TASK BRIEF. The response should hold each line from the entries below where "string" is found.

Stored data entries.
★ ★ ★ ★ ★ ★ ★

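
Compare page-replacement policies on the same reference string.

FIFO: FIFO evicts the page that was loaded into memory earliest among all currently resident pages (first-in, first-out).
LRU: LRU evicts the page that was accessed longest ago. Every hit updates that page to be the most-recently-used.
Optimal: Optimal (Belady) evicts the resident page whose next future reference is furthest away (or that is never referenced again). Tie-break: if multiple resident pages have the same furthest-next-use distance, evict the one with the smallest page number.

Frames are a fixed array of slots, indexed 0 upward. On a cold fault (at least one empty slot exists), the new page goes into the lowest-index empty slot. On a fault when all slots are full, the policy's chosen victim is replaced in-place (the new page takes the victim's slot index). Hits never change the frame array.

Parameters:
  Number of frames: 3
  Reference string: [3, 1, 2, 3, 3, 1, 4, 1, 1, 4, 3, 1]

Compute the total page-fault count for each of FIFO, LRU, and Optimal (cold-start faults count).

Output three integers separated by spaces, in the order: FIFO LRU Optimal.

Answer: 6 4 4

Derivation:
--- FIFO ---
  step 0: ref 3 -> FAULT, frames=[3,-,-] (faults so far: 1)
  step 1: ref 1 -> FAULT, frames=[3,1,-] (faults so far: 2)
  step 2: ref 2 -> FAULT, frames=[3,1,2] (faults so far: 3)
  step 3: ref 3 -> HIT, frames=[3,1,2] (faults so far: 3)
  step 4: ref 3 -> HIT, frames=[3,1,2] (faults so far: 3)
  step 5: ref 1 -> HIT, frames=[3,1,2] (faults so far: 3)
  step 6: ref 4 -> FAULT, evict 3, frames=[4,1,2] (faults so far: 4)
  step 7: ref 1 -> HIT, frames=[4,1,2] (faults so far: 4)
  step 8: ref 1 -> HIT, frames=[4,1,2] (faults so far: 4)
  step 9: ref 4 -> HIT, frames=[4,1,2] (faults so far: 4)
  step 10: ref 3 -> FAULT, evict 1, frames=[4,3,2] (faults so far: 5)
  step 11: ref 1 -> FAULT, evict 2, frames=[4,3,1] (faults so far: 6)
  FIFO total faults: 6
--- LRU ---
  step 0: ref 3 -> FAULT, frames=[3,-,-] (faults so far: 1)
  step 1: ref 1 -> FAULT, frames=[3,1,-] (faults so far: 2)
  step 2: ref 2 -> FAULT, frames=[3,1,2] (faults so far: 3)
  step 3: ref 3 -> HIT, frames=[3,1,2] (faults so far: 3)
  step 4: ref 3 -> HIT, frames=[3,1,2] (faults so far: 3)
  step 5: ref 1 -> HIT, frames=[3,1,2] (faults so far: 3)
  step 6: ref 4 -> FAULT, evict 2, frames=[3,1,4] (faults so far: 4)
  step 7: ref 1 -> HIT, frames=[3,1,4] (faults so far: 4)
  step 8: ref 1 -> HIT, frames=[3,1,4] (faults so far: 4)
  step 9: ref 4 -> HIT, frames=[3,1,4] (faults so far: 4)
  step 10: ref 3 -> HIT, frames=[3,1,4] (faults so far: 4)
  step 11: ref 1 -> HIT, frames=[3,1,4] (faults so far: 4)
  LRU total faults: 4
--- Optimal ---
  step 0: ref 3 -> FAULT, frames=[3,-,-] (faults so far: 1)
  step 1: ref 1 -> FAULT, frames=[3,1,-] (faults so far: 2)
  step 2: ref 2 -> FAULT, frames=[3,1,2] (faults so far: 3)
  step 3: ref 3 -> HIT, frames=[3,1,2] (faults so far: 3)
  step 4: ref 3 -> HIT, frames=[3,1,2] (faults so far: 3)
  step 5: ref 1 -> HIT, frames=[3,1,2] (faults so far: 3)
  step 6: ref 4 -> FAULT, evict 2, frames=[3,1,4] (faults so far: 4)
  step 7: ref 1 -> HIT, frames=[3,1,4] (faults so far: 4)
  step 8: ref 1 -> HIT, frames=[3,1,4] (faults so far: 4)
  step 9: ref 4 -> HIT, frames=[3,1,4] (faults so far: 4)
  step 10: ref 3 -> HIT, frames=[3,1,4] (faults so far: 4)
  step 11: ref 1 -> HIT, frames=[3,1,4] (faults so far: 4)
  Optimal total faults: 4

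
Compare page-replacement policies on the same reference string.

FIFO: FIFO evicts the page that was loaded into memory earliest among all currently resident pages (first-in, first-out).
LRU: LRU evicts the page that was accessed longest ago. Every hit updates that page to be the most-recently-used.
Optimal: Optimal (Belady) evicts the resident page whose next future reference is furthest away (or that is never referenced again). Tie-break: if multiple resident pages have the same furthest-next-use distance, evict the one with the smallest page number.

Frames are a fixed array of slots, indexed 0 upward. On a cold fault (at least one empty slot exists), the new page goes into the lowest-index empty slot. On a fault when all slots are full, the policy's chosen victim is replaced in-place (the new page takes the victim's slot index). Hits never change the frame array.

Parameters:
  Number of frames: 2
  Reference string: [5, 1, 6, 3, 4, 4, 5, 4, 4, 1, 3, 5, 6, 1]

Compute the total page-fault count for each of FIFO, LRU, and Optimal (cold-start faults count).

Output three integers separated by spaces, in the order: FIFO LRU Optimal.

Answer: 11 11 9

Derivation:
--- FIFO ---
  step 0: ref 5 -> FAULT, frames=[5,-] (faults so far: 1)
  step 1: ref 1 -> FAULT, frames=[5,1] (faults so far: 2)
  step 2: ref 6 -> FAULT, evict 5, frames=[6,1] (faults so far: 3)
  step 3: ref 3 -> FAULT, evict 1, frames=[6,3] (faults so far: 4)
  step 4: ref 4 -> FAULT, evict 6, frames=[4,3] (faults so far: 5)
  step 5: ref 4 -> HIT, frames=[4,3] (faults so far: 5)
  step 6: ref 5 -> FAULT, evict 3, frames=[4,5] (faults so far: 6)
  step 7: ref 4 -> HIT, frames=[4,5] (faults so far: 6)
  step 8: ref 4 -> HIT, frames=[4,5] (faults so far: 6)
  step 9: ref 1 -> FAULT, evict 4, frames=[1,5] (faults so far: 7)
  step 10: ref 3 -> FAULT, evict 5, frames=[1,3] (faults so far: 8)
  step 11: ref 5 -> FAULT, evict 1, frames=[5,3] (faults so far: 9)
  step 12: ref 6 -> FAULT, evict 3, frames=[5,6] (faults so far: 10)
  step 13: ref 1 -> FAULT, evict 5, frames=[1,6] (faults so far: 11)
  FIFO total faults: 11
--- LRU ---
  step 0: ref 5 -> FAULT, frames=[5,-] (faults so far: 1)
  step 1: ref 1 -> FAULT, frames=[5,1] (faults so far: 2)
  step 2: ref 6 -> FAULT, evict 5, frames=[6,1] (faults so far: 3)
  step 3: ref 3 -> FAULT, evict 1, frames=[6,3] (faults so far: 4)
  step 4: ref 4 -> FAULT, evict 6, frames=[4,3] (faults so far: 5)
  step 5: ref 4 -> HIT, frames=[4,3] (faults so far: 5)
  step 6: ref 5 -> FAULT, evict 3, frames=[4,5] (faults so far: 6)
  step 7: ref 4 -> HIT, frames=[4,5] (faults so far: 6)
  step 8: ref 4 -> HIT, frames=[4,5] (faults so far: 6)
  step 9: ref 1 -> FAULT, evict 5, frames=[4,1] (faults so far: 7)
  step 10: ref 3 -> FAULT, evict 4, frames=[3,1] (faults so far: 8)
  step 11: ref 5 -> FAULT, evict 1, frames=[3,5] (faults so far: 9)
  step 12: ref 6 -> FAULT, evict 3, frames=[6,5] (faults so far: 10)
  step 13: ref 1 -> FAULT, evict 5, frames=[6,1] (faults so far: 11)
  LRU total faults: 11
--- Optimal ---
  step 0: ref 5 -> FAULT, frames=[5,-] (faults so far: 1)
  step 1: ref 1 -> FAULT, frames=[5,1] (faults so far: 2)
  step 2: ref 6 -> FAULT, evict 1, frames=[5,6] (faults so far: 3)
  step 3: ref 3 -> FAULT, evict 6, frames=[5,3] (faults so far: 4)
  step 4: ref 4 -> FAULT, evict 3, frames=[5,4] (faults so far: 5)
  step 5: ref 4 -> HIT, frames=[5,4] (faults so far: 5)
  step 6: ref 5 -> HIT, frames=[5,4] (faults so far: 5)
  step 7: ref 4 -> HIT, frames=[5,4] (faults so far: 5)
  step 8: ref 4 -> HIT, frames=[5,4] (faults so far: 5)
  step 9: ref 1 -> FAULT, evict 4, frames=[5,1] (faults so far: 6)
  step 10: ref 3 -> FAULT, evict 1, frames=[5,3] (faults so far: 7)
  step 11: ref 5 -> HIT, frames=[5,3] (faults so far: 7)
  step 12: ref 6 -> FAULT, evict 3, frames=[5,6] (faults so far: 8)
  step 13: ref 1 -> FAULT, evict 5, frames=[1,6] (faults so far: 9)
  Optimal total faults: 9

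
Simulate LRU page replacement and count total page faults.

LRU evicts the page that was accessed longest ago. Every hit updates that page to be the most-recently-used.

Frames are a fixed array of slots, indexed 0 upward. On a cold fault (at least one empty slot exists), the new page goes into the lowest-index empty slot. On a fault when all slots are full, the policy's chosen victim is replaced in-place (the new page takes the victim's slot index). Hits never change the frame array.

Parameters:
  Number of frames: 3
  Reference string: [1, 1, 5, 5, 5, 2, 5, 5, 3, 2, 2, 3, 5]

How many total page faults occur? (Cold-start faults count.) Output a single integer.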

★ ★ ★ ★ ★ ★ ★

SOLUTION.
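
Compare page-replacement policies on the same reference string.
  Reference string: [3, 1, 2, 3, 3, 1, 4, 1, 1, 4, 3, 1]
Compare page-replacement policies on the same reference string.
  Reference string: [5, 1, 6, 3, 4, 4, 5, 4, 4, 1, 3, 5, 6, 1]
  Reference string: [1, 1, 5, 5, 5, 2, 5, 5, 3, 2, 2, 3, 5]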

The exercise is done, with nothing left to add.